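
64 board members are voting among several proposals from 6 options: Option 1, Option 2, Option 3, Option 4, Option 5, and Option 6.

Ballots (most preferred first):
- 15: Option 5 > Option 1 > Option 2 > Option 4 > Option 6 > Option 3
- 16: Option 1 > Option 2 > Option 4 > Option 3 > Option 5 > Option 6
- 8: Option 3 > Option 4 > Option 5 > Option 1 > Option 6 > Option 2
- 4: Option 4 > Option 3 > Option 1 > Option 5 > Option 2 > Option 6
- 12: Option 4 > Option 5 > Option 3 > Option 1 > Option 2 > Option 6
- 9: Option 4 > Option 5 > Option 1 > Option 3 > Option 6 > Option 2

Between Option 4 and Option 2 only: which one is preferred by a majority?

Option 4 is ranked above Option 2 on 33 ballots; Option 2 above Option 4 on 31.

Option 4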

EXERCISE INSTRUCTIONS>
Above are the records; please copy exactly their first line and each line after it through the line containing "- 9: Option", and no line after that.

TASK RESULT>
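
64 board members are voting among several proposals from 6 options: Option 1, Option 2, Option 3, Option 4, Option 5, and Option 6.

Ballots (most preferred first):
- 15: Option 5 > Option 1 > Option 2 > Option 4 > Option 6 > Option 3
- 16: Option 1 > Option 2 > Option 4 > Option 3 > Option 5 > Option 6
- 8: Option 3 > Option 4 > Option 5 > Option 1 > Option 6 > Option 2
- 4: Option 4 > Option 3 > Option 1 > Option 5 > Option 2 > Option 6
- 12: Option 4 > Option 5 > Option 3 > Option 1 > Option 2 > Option 6
- 9: Option 4 > Option 5 > Option 1 > Option 3 > Option 6 > Option 2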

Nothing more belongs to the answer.